• WHAT YOU WILL DO: State how many lines in this listing include the word "profile", and nothing else.

• DATA TO EXAMINE:
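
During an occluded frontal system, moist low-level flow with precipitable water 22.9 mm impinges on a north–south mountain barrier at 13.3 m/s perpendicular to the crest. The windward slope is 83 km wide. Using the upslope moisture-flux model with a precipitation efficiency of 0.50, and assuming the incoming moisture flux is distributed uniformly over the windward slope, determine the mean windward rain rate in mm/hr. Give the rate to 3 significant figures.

R ≈ 6.61 mm/hr

Incoming column moisture flux per unit ridge length: F = V × PW = 13.3 × 22.9 = 304.57 mm·m/s.
Spread over the 83 km slope with efficiency ε = 0.50: R = ε·F/W = 0.50 × 304.57 / 83000 m = 1.835e-03 mm/s.
R = 1.835e-03 × 3600 = 6.61 mm/hr.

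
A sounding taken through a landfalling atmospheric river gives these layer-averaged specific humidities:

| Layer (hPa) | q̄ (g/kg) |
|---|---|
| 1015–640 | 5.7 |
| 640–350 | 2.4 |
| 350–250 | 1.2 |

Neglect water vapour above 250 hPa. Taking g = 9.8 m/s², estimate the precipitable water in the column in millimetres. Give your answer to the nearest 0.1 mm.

PW ≈ 30.1 mm

Precipitable water is the column-integrated vapour mass per unit area: PW = (1/g) Σ q̄ Δp, with q in kg/kg and Δp in Pa (1 kg/m² of water = 1 mm).
Layer 1015–640 hPa: Δp = 375 hPa = 37500 Pa, q̄ = 0.0057 kg/kg → 0.0057 × 37500 / 9.8 = 21.81 mm
Layer 640–350 hPa: Δp = 290 hPa = 29000 Pa, q̄ = 0.0024 kg/kg → 0.0024 × 29000 / 9.8 = 7.10 mm
Layer 350–250 hPa: Δp = 100 hPa = 10000 Pa, q̄ = 0.0012 kg/kg → 0.0012 × 10000 / 9.8 = 1.22 mm
PW = 21.81 + 7.10 + 1.22 = 30.13 ≈ 30.1 mm.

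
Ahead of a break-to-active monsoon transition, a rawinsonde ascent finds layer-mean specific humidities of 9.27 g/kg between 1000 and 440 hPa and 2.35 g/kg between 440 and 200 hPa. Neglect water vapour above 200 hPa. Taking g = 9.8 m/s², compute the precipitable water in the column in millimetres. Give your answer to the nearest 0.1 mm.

PW ≈ 58.7 mm

Precipitable water is the column-integrated vapour mass per unit area: PW = (1/g) Σ q̄ Δp, with q in kg/kg and Δp in Pa (1 kg/m² of water = 1 mm).
Layer 1000–440 hPa: Δp = 560 hPa = 56000 Pa, q̄ = 0.00927 kg/kg → 0.00927 × 56000 / 9.8 = 52.97 mm
Layer 440–200 hPa: Δp = 240 hPa = 24000 Pa, q̄ = 0.00235 kg/kg → 0.00235 × 24000 / 9.8 = 5.76 mm
PW = 52.97 + 5.76 = 58.73 ≈ 58.7 mm.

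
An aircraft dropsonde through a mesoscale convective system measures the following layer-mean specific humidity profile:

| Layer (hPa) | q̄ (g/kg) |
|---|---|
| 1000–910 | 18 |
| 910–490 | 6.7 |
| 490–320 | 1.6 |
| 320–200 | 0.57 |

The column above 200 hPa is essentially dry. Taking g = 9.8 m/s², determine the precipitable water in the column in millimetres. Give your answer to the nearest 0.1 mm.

Precipitable water is the column-integrated vapour mass per unit area: PW = (1/g) Σ q̄ Δp, with q in kg/kg and Δp in Pa (1 kg/m² of water = 1 mm).
Layer 1000–910 hPa: Δp = 90 hPa = 9000 Pa, q̄ = 0.018 kg/kg → 0.018 × 9000 / 9.8 = 16.53 mm
Layer 910–490 hPa: Δp = 420 hPa = 42000 Pa, q̄ = 0.0067 kg/kg → 0.0067 × 42000 / 9.8 = 28.71 mm
Layer 490–320 hPa: Δp = 170 hPa = 17000 Pa, q̄ = 0.0016 kg/kg → 0.0016 × 17000 / 9.8 = 2.78 mm
Layer 320–200 hPa: Δp = 120 hPa = 12000 Pa, q̄ = 0.00057 kg/kg → 0.00057 × 12000 / 9.8 = 0.70 mm
PW = 16.53 + 28.71 + 2.78 + 0.70 = 48.72 ≈ 48.7 mm.

PW ≈ 48.7 mm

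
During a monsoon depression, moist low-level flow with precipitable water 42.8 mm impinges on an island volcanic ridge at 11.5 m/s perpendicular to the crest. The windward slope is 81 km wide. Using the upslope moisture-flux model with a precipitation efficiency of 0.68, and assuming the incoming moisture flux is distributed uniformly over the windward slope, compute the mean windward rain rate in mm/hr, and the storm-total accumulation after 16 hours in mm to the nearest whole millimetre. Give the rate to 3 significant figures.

R ≈ 14.9 mm/hr; total ≈ 238 mm

Incoming column moisture flux per unit ridge length: F = V × PW = 11.5 × 42.8 = 492.2 mm·m/s.
Spread over the 81 km slope with efficiency ε = 0.68: R = ε·F/W = 0.68 × 492.2 / 81000 m = 4.132e-03 mm/s.
R = 4.132e-03 × 3600 = 14.9 mm/hr.
Over 16 h: total = 14.9 × 16 = 238.4 ≈ 238 mm.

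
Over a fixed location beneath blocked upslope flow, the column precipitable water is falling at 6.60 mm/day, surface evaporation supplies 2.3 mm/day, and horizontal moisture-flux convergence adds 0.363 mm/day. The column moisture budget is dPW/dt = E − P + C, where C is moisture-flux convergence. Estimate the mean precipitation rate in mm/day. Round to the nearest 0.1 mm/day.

P ≈ 9.3 mm/day

dPW/dt = -6.60 mm/day.
P = E + C − dPW/dt = 2.3 + (0.363) − (-6.60) = 9.3 mm/day.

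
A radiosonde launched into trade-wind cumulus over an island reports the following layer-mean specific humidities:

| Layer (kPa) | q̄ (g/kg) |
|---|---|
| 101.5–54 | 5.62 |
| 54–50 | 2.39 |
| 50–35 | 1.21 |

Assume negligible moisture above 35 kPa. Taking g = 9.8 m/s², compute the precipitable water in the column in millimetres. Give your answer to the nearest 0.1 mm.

PW ≈ 30.1 mm

Precipitable water is the column-integrated vapour mass per unit area: PW = (1/g) Σ q̄ Δp, with q in kg/kg and Δp in Pa (1 kg/m² of water = 1 mm).
Layer 101.5–54 kPa: Δp = 475 hPa = 47500 Pa, q̄ = 0.00562 kg/kg → 0.00562 × 47500 / 9.8 = 27.24 mm
Layer 54–50 kPa: Δp = 40 hPa = 4000 Pa, q̄ = 0.00239 kg/kg → 0.00239 × 4000 / 9.8 = 0.98 mm
Layer 50–35 kPa: Δp = 150 hPa = 15000 Pa, q̄ = 0.00121 kg/kg → 0.00121 × 15000 / 9.8 = 1.85 mm
PW = 27.24 + 0.98 + 1.85 = 30.07 ≈ 30.1 mm.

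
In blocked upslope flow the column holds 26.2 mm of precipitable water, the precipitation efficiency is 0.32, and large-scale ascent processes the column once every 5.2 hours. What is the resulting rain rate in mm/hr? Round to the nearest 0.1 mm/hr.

Each overturning extracts ε × PW = 0.32 × 26.2 = 8.384 mm.
Rate = ε·PW / τ = 8.384 / 5.2 h = 1.6 mm/hr.

R ≈ 1.6 mm/hr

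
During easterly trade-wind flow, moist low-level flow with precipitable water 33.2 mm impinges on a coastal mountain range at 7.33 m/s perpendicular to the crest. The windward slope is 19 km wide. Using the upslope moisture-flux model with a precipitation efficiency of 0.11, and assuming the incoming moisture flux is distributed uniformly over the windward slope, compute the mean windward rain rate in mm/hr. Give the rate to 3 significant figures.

R ≈ 5.07 mm/hr

Incoming column moisture flux per unit ridge length: F = V × PW = 7.33 × 33.2 = 243.356 mm·m/s.
Spread over the 19 km slope with efficiency ε = 0.11: R = ε·F/W = 0.11 × 243.356 / 19000 m = 1.409e-03 mm/s.
R = 1.409e-03 × 3600 = 5.07 mm/hr.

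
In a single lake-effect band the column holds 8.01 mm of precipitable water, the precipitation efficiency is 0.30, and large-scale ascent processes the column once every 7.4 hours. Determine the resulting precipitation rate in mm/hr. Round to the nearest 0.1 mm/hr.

Each overturning extracts ε × PW = 0.30 × 8.01 = 2.403 mm.
Rate = ε·PW / τ = 2.403 / 7.4 h = 0.3 mm/hr.

R ≈ 0.3 mm/hr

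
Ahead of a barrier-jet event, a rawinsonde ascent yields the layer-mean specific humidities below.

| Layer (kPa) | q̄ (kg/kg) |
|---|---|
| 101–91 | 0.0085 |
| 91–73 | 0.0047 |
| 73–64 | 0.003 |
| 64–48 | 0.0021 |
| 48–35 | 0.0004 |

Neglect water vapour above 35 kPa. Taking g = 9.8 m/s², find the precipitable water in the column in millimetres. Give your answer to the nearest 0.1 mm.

PW ≈ 24.0 mm

Precipitable water is the column-integrated vapour mass per unit area: PW = (1/g) Σ q̄ Δp, with q in kg/kg and Δp in Pa (1 kg/m² of water = 1 mm).
Layer 101–91 kPa: Δp = 100 hPa = 10000 Pa, q̄ = 0.0085 kg/kg → 0.0085 × 10000 / 9.8 = 8.67 mm
Layer 91–73 kPa: Δp = 180 hPa = 18000 Pa, q̄ = 0.0047 kg/kg → 0.0047 × 18000 / 9.8 = 8.63 mm
Layer 73–64 kPa: Δp = 90 hPa = 9000 Pa, q̄ = 0.003 kg/kg → 0.003 × 9000 / 9.8 = 2.76 mm
Layer 64–48 kPa: Δp = 160 hPa = 16000 Pa, q̄ = 0.0021 kg/kg → 0.0021 × 16000 / 9.8 = 3.43 mm
Layer 48–35 kPa: Δp = 130 hPa = 13000 Pa, q̄ = 0.0004 kg/kg → 0.0004 × 13000 / 9.8 = 0.53 mm
PW = 8.67 + 8.63 + 2.76 + 3.43 + 0.53 = 24.02 ≈ 24.0 mm.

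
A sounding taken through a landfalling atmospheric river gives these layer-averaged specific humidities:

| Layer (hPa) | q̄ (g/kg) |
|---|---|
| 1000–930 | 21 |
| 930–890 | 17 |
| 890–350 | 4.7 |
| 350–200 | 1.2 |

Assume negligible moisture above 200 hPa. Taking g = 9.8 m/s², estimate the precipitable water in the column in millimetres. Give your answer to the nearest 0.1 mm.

Precipitable water is the column-integrated vapour mass per unit area: PW = (1/g) Σ q̄ Δp, with q in kg/kg and Δp in Pa (1 kg/m² of water = 1 mm).
Layer 1000–930 hPa: Δp = 70 hPa = 7000 Pa, q̄ = 0.021 kg/kg → 0.021 × 7000 / 9.8 = 15.00 mm
Layer 930–890 hPa: Δp = 40 hPa = 4000 Pa, q̄ = 0.017 kg/kg → 0.017 × 4000 / 9.8 = 6.94 mm
Layer 890–350 hPa: Δp = 540 hPa = 54000 Pa, q̄ = 0.0047 kg/kg → 0.0047 × 54000 / 9.8 = 25.90 mm
Layer 350–200 hPa: Δp = 150 hPa = 15000 Pa, q̄ = 0.0012 kg/kg → 0.0012 × 15000 / 9.8 = 1.84 mm
PW = 15.00 + 6.94 + 25.90 + 1.84 = 49.68 ≈ 49.7 mm.

PW ≈ 49.7 mm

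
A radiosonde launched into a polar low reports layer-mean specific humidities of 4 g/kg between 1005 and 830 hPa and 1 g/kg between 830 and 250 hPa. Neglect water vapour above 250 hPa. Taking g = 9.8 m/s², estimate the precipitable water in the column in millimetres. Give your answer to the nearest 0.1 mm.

PW ≈ 13.1 mm

Precipitable water is the column-integrated vapour mass per unit area: PW = (1/g) Σ q̄ Δp, with q in kg/kg and Δp in Pa (1 kg/m² of water = 1 mm).
Layer 1005–830 hPa: Δp = 175 hPa = 17500 Pa, q̄ = 0.004 kg/kg → 0.004 × 17500 / 9.8 = 7.14 mm
Layer 830–250 hPa: Δp = 580 hPa = 58000 Pa, q̄ = 0.001 kg/kg → 0.001 × 58000 / 9.8 = 5.92 mm
PW = 7.14 + 5.92 = 13.06 ≈ 13.1 mm.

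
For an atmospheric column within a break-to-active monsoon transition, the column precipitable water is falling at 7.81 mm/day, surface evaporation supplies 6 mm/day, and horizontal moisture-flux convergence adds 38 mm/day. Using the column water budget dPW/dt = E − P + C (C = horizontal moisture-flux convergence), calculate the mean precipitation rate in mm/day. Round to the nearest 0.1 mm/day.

P ≈ 51.8 mm/day

dPW/dt = -7.81 mm/day.
P = E + C − dPW/dt = 6 + (38) − (-7.81) = 51.8 mm/day.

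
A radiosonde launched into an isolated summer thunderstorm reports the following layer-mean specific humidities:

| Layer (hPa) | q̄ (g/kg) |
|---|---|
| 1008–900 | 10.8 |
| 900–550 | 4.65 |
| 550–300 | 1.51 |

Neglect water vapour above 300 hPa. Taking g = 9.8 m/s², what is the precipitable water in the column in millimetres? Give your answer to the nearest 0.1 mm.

PW ≈ 32.4 mm

Precipitable water is the column-integrated vapour mass per unit area: PW = (1/g) Σ q̄ Δp, with q in kg/kg and Δp in Pa (1 kg/m² of water = 1 mm).
Layer 1008–900 hPa: Δp = 108 hPa = 10800 Pa, q̄ = 0.0108 kg/kg → 0.0108 × 10800 / 9.8 = 11.90 mm
Layer 900–550 hPa: Δp = 350 hPa = 35000 Pa, q̄ = 0.00465 kg/kg → 0.00465 × 35000 / 9.8 = 16.61 mm
Layer 550–300 hPa: Δp = 250 hPa = 25000 Pa, q̄ = 0.00151 kg/kg → 0.00151 × 25000 / 9.8 = 3.85 mm
PW = 11.90 + 16.61 + 3.85 = 32.36 ≈ 32.4 mm.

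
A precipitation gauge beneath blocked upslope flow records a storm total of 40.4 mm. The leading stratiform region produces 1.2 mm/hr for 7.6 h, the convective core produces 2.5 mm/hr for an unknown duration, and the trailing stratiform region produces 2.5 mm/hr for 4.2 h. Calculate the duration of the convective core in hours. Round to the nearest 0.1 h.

Known phases: 1.2 × 7.6 + 2.5 × 4.2 = 9.12 + 10.5 = 19.62 mm.
Remaining depth = 40.4 − 19.62 = 20.78 mm.
Duration = 20.78 / 2.5 = 8.3 h.

duration ≈ 8.3 h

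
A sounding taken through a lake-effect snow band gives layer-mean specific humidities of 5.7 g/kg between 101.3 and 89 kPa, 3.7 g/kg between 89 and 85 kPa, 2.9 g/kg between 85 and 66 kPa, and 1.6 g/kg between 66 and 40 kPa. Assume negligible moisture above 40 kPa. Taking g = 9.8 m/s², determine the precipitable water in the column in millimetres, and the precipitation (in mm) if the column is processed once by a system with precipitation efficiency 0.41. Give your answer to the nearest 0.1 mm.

Precipitable water is the column-integrated vapour mass per unit area: PW = (1/g) Σ q̄ Δp, with q in kg/kg and Δp in Pa (1 kg/m² of water = 1 mm).
Layer 101.3–89 kPa: Δp = 123 hPa = 12300 Pa, q̄ = 0.0057 kg/kg → 0.0057 × 12300 / 9.8 = 7.15 mm
Layer 89–85 kPa: Δp = 40 hPa = 4000 Pa, q̄ = 0.0037 kg/kg → 0.0037 × 4000 / 9.8 = 1.51 mm
Layer 85–66 kPa: Δp = 190 hPa = 19000 Pa, q̄ = 0.0029 kg/kg → 0.0029 × 19000 / 9.8 = 5.62 mm
Layer 66–40 kPa: Δp = 260 hPa = 26000 Pa, q̄ = 0.0016 kg/kg → 0.0016 × 26000 / 9.8 = 4.24 mm
PW = 7.15 + 1.51 + 5.62 + 4.24 = 18.52 ≈ 18.5 mm.
Precipitation = ε × PW = 0.41 × 18.5 = 7.6 mm.

PW ≈ 18.5 mm; precipitation ≈ 7.6 mm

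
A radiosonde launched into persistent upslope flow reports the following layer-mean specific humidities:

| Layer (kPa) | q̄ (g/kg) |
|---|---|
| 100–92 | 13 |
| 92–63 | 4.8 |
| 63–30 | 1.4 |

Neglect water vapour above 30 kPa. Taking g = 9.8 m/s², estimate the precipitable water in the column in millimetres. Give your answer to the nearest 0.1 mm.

PW ≈ 29.5 mm

Precipitable water is the column-integrated vapour mass per unit area: PW = (1/g) Σ q̄ Δp, with q in kg/kg and Δp in Pa (1 kg/m² of water = 1 mm).
Layer 100–92 kPa: Δp = 80 hPa = 8000 Pa, q̄ = 0.013 kg/kg → 0.013 × 8000 / 9.8 = 10.61 mm
Layer 92–63 kPa: Δp = 290 hPa = 29000 Pa, q̄ = 0.0048 kg/kg → 0.0048 × 29000 / 9.8 = 14.20 mm
Layer 63–30 kPa: Δp = 330 hPa = 33000 Pa, q̄ = 0.0014 kg/kg → 0.0014 × 33000 / 9.8 = 4.71 mm
PW = 10.61 + 14.20 + 4.71 = 29.52 ≈ 29.5 mm.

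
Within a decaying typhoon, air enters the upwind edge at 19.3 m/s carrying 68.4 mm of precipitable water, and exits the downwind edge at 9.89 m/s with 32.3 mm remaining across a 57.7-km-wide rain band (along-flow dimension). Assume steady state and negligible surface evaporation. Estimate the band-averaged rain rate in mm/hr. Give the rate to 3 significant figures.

R ≈ 62.4 mm/hr

Column moisture flux per unit crosswind length is F = V × PW.
Inflow: F_in = 19.3 × 68.4 = 1320.12 mm·m/s
Outflow: F_out = 9.89 × 32.3 = 319.447 mm·m/s
Steady-state rate R = (F_in − F_out)/L = (1320.12 − 319.447) / 57700 m = 1.734e-02 mm/s.
R = 1.734e-02 × 3600 = 62.4 mm/hr.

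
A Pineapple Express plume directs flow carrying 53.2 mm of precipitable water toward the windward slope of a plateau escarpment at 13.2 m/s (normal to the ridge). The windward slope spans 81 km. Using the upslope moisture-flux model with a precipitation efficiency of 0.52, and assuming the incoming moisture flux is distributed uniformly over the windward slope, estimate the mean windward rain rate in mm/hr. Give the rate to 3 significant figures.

R ≈ 16.2 mm/hr

Incoming column moisture flux per unit ridge length: F = V × PW = 13.2 × 53.2 = 702.24 mm·m/s.
Spread over the 81 km slope with efficiency ε = 0.52: R = ε·F/W = 0.52 × 702.24 / 81000 m = 4.508e-03 mm/s.
R = 4.508e-03 × 3600 = 16.2 mm/hr.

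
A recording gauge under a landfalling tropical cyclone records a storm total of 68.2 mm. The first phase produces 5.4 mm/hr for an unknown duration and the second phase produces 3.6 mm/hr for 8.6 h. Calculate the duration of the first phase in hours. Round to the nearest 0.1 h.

Known phases: 3.6 × 8.6 = 30.96 mm.
Remaining depth = 68.2 − 30.96 = 37.24 mm.
Duration = 37.24 / 5.4 = 6.9 h.

duration ≈ 6.9 h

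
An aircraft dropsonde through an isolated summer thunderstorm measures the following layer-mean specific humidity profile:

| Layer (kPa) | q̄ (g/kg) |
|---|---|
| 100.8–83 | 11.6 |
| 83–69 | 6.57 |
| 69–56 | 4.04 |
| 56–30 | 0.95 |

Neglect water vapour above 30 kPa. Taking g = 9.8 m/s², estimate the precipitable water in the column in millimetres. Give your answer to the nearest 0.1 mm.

PW ≈ 38.3 mm

Precipitable water is the column-integrated vapour mass per unit area: PW = (1/g) Σ q̄ Δp, with q in kg/kg and Δp in Pa (1 kg/m² of water = 1 mm).
Layer 100.8–83 kPa: Δp = 178 hPa = 17800 Pa, q̄ = 0.0116 kg/kg → 0.0116 × 17800 / 9.8 = 21.07 mm
Layer 83–69 kPa: Δp = 140 hPa = 14000 Pa, q̄ = 0.00657 kg/kg → 0.00657 × 14000 / 9.8 = 9.39 mm
Layer 69–56 kPa: Δp = 130 hPa = 13000 Pa, q̄ = 0.00404 kg/kg → 0.00404 × 13000 / 9.8 = 5.36 mm
Layer 56–30 kPa: Δp = 260 hPa = 26000 Pa, q̄ = 0.00095 kg/kg → 0.00095 × 26000 / 9.8 = 2.52 mm
PW = 21.07 + 9.39 + 5.36 + 2.52 = 38.34 ≈ 38.3 mm.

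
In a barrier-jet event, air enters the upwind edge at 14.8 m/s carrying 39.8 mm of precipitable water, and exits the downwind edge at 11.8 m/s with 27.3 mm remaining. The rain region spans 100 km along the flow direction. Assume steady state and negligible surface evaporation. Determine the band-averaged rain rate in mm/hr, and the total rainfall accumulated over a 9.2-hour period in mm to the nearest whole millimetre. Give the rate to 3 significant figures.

Column moisture flux per unit crosswind length is F = V × PW.
Inflow: F_in = 14.8 × 39.8 = 589.04 mm·m/s
Outflow: F_out = 11.8 × 27.3 = 322.14 mm·m/s
Steady-state rate R = (F_in − F_out)/L = (589.04 − 322.14) / 100000 m = 2.669e-03 mm/s.
R = 2.669e-03 × 3600 = 9.61 mm/hr.
Over 9.2 h: total = 9.61 × 9.2 = 88.412 ≈ 88 mm.

R ≈ 9.61 mm/hr; total ≈ 88 mm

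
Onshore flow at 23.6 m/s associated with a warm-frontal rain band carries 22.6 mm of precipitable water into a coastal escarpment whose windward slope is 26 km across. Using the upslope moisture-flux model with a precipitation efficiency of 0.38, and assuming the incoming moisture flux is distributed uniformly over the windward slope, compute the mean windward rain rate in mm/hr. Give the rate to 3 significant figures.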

• RESULT OF THE TASK: 2